Stored data
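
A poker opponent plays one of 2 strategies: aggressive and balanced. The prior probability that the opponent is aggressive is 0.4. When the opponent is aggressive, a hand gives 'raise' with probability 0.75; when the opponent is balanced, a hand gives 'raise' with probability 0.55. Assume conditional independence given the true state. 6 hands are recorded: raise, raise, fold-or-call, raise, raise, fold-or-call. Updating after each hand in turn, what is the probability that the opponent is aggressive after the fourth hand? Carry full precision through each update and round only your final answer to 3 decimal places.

0.484

After 'raise': P(aggressive) = 0.75·0.4000 / (0.75·0.4000 + 0.55·0.6000) ≈ 0.4762
After 'raise': P(aggressive) = 0.75·0.4762 / (0.75·0.4762 + 0.55·0.5238) ≈ 0.5535
After 'fold-or-call': P(aggressive) = 0.25·0.5535 / (0.25·0.5535 + 0.45·0.4465) ≈ 0.4078
After 'raise': P(aggressive) = 0.75·0.4078 / (0.75·0.4078 + 0.55·0.5922) ≈ 0.4843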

__Prompt__. Every entry needs to be copied exactly as it was written.

__Worked solution__.
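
A poker opponent plays one of 2 strategies: aggressive and balanced. The prior probability that the opponent is aggressive is 0.4. When the opponent is aggressive, a hand gives 'raise' with probability 0.75; when the opponent is balanced, a hand gives 'raise' with probability 0.55. Assume conditional independence given the true state. 6 hands are recorded: raise, raise, fold-or-call, raise, raise, fold-or-call. Updating after each hand in turn, what is the probability that the opponent is aggressive after the fourth hand? Carry full precision through each update and round only your final answer to 3 decimal places.

0.484

After 'raise': P(aggressive) = 0.75·0.4000 / (0.75·0.4000 + 0.55·0.6000) ≈ 0.4762
After 'raise': P(aggressive) = 0.75·0.4762 / (0.75·0.4762 + 0.55·0.5238) ≈ 0.5535
After 'fold-or-call': P(aggressive) = 0.25·0.5535 / (0.25·0.5535 + 0.45·0.4465) ≈ 0.4078
After 'raise': P(aggressive) = 0.75·0.4078 / (0.75·0.4078 + 0.55·0.5922) ≈ 0.4843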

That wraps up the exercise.